Data items
################

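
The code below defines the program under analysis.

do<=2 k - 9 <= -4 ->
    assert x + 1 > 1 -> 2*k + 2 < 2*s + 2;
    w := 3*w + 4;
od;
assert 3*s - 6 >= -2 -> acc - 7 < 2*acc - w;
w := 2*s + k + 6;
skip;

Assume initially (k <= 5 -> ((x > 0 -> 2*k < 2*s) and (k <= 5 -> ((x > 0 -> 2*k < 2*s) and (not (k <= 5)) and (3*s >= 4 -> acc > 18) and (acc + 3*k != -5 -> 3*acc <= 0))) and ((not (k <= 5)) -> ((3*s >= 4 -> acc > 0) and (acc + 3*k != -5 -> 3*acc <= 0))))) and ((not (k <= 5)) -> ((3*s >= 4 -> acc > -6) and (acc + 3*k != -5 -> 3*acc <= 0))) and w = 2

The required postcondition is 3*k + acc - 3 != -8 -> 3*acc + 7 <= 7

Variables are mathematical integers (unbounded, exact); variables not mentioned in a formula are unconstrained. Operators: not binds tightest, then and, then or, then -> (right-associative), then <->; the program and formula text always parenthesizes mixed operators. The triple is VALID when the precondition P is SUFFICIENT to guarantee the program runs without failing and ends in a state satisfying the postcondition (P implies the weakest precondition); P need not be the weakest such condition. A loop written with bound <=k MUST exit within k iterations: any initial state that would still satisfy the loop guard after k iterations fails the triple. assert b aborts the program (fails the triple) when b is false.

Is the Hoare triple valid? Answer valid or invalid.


Working backward. After the program, the postcondition 3*k + acc - 3 != -8 -> 3*acc + 7 <= 7 must hold; in canonical form it is acc + 3*k != -5 -> 3*acc <= 0.
Before skip: acc + 3*k != -5 -> 3*acc <= 0
Before w := 2*s + k + 6: acc + 3*k != -5 -> 3*acc <= 0
Before assert 3*s - 6 >= -2 -> acc - 7 < 2*acc - w: (3*s >= 4 -> w < acc + 7) and (acc + 3*k != -5 -> 3*acc <= 0)
Before the loop (bound <=2), unroll the exhaustion recursion (WP_0 = exit-now case; WP_j = one more guarded iteration, up to j = 2):
  WP_0: (not (k <= 5)) and (3*s >= 4 -> w < acc + 7) and (acc + 3*k != -5 -> 3*acc <= 0)
  WP_1: (k <= 5 -> ((x > 0 -> 2*k < 2*s) and (not (k <= 5)) and (3*s >= 4 -> 3*w < acc + 3) and (acc + 3*k != -5 -> 3*acc <= 0))) and ((not (k <= 5)) -> ((3*s >= 4 -> w < acc + 7) and (acc + 3*k != -5 -> 3*acc <= 0)))
  WP_2: (k <= 5 -> ((x > 0 -> 2*k < 2*s) and (k <= 5 -> ((x > 0 -> 2*k < 2*s) and (not (k <= 5)) and (3*s >= 4 -> 9*w < acc - 9) and (acc + 3*k != -5 -> 3*acc <= 0))) and ((not (k <= 5)) -> ((3*s >= 4 -> 3*w < acc + 3) and (acc + 3*k != -5 -> 3*acc <= 0))))) and ((not (k <= 5)) -> ((3*s >= 4 -> w < acc + 7) and (acc + 3*k != -5 -> 3*acc <= 0)))
So before the loop: (k <= 5 -> ((x > 0 -> 2*k < 2*s) and (k <= 5 -> ((x > 0 -> 2*k < 2*s) and (not (k <= 5)) and (3*s >= 4 -> 9*w < acc - 9) and (acc + 3*k != -5 -> 3*acc <= 0))) and ((not (k <= 5)) -> ((3*s >= 4 -> 3*w < acc + 3) and (acc + 3*k != -5 -> 3*acc <= 0))))) and ((not (k <= 5)) -> ((3*s >= 4 -> w < acc + 7) and (acc + 3*k != -5 -> 3*acc <= 0)))
The weakest precondition is (k <= 5 -> ((x > 0 -> 2*k < 2*s) and (k <= 5 -> ((x > 0 -> 2*k < 2*s) and (not (k <= 5)) and (3*s >= 4 -> 9*w < acc - 9) and (acc + 3*k != -5 -> 3*acc <= 0))) and ((not (k <= 5)) -> ((3*s >= 4 -> 3*w < acc + 3) and (acc + 3*k != -5 -> 3*acc <= 0))))) and ((not (k <= 5)) -> ((3*s >= 4 -> w < acc + 7) and (acc + 3*k != -5 -> 3*acc <= 0))).
Check whether (k <= 5 -> ((x > 0 -> 2*k < 2*s) and (k <= 5 -> ((x > 0 -> 2*k < 2*s) and (not (k <= 5)) and (3*s >= 4 -> acc > 18) and (acc + 3*k != -5 -> 3*acc <= 0))) and ((not (k <= 5)) -> ((3*s >= 4 -> acc > 0) and (acc + 3*k != -5 -> 3*acc <= 0))))) and ((not (k <= 5)) -> ((3*s >= 4 -> acc > -6) and (acc + 3*k != -5 -> 3*acc <= 0))) and w = 2 implies it.
Countermodel: at the initial state acc = -5, k = 6, s = 2, w = 2, x = 0, the precondition holds but the weakest precondition fails.
Answer: invalid


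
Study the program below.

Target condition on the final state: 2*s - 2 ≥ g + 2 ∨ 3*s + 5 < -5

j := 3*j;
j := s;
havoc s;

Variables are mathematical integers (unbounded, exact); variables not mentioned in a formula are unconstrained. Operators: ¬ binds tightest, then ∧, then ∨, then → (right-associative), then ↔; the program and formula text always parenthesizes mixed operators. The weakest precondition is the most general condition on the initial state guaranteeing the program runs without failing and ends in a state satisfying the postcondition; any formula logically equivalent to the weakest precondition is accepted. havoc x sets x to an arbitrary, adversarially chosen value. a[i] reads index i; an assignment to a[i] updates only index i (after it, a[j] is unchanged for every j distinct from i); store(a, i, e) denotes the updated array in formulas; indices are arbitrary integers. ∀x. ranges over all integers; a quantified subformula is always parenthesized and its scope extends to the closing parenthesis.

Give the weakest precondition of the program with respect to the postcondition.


Working backward. After the program, the postcondition 2*s - 2 ≥ g + 2 ∨ 3*s + 5 < -5 must hold; in canonical form it is 2*s ≥ g + 4 ∨ 3*s < -10.
Before havoc s: ∀s_1. (2*s_1 ≥ g + 4 ∨ 3*s_1 < -10)
Before j := s: ∀s_1. (2*s_1 ≥ g + 4 ∨ 3*s_1 < -10)
Before j := 3*j: ∀s_1. (2*s_1 ≥ g + 4 ∨ 3*s_1 < -10)
Answer: WP = ∀s_1. (2*s_1 ≥ g + 4 ∨ 3*s_1 < -10)


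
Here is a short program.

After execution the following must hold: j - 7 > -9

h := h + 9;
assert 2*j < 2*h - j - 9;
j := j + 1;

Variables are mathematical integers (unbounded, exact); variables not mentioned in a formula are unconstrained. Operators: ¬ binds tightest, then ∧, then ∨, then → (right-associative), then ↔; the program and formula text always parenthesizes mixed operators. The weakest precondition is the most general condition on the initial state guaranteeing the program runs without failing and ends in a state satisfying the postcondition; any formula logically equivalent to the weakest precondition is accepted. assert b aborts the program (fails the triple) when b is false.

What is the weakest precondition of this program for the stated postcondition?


Working backward. After the program, the postcondition j - 7 > -9 must hold; in canonical form it is j > -2.
Before j := j + 1: j > -3
Before assert 2*j < 2*h - j - 9: 3*j < 2*h - 9 ∧ j > -3
Before h := h + 9: 3*j < 2*h + 9 ∧ j > -3
Answer: WP = 3*j < 2*h + 9 ∧ j > -3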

################

PROBLEM TO SOLVE: The answer must consist of every line from the records above that holds "below".

WORKED SOLUTION:
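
The code below defines the program under analysis.
Study the program below.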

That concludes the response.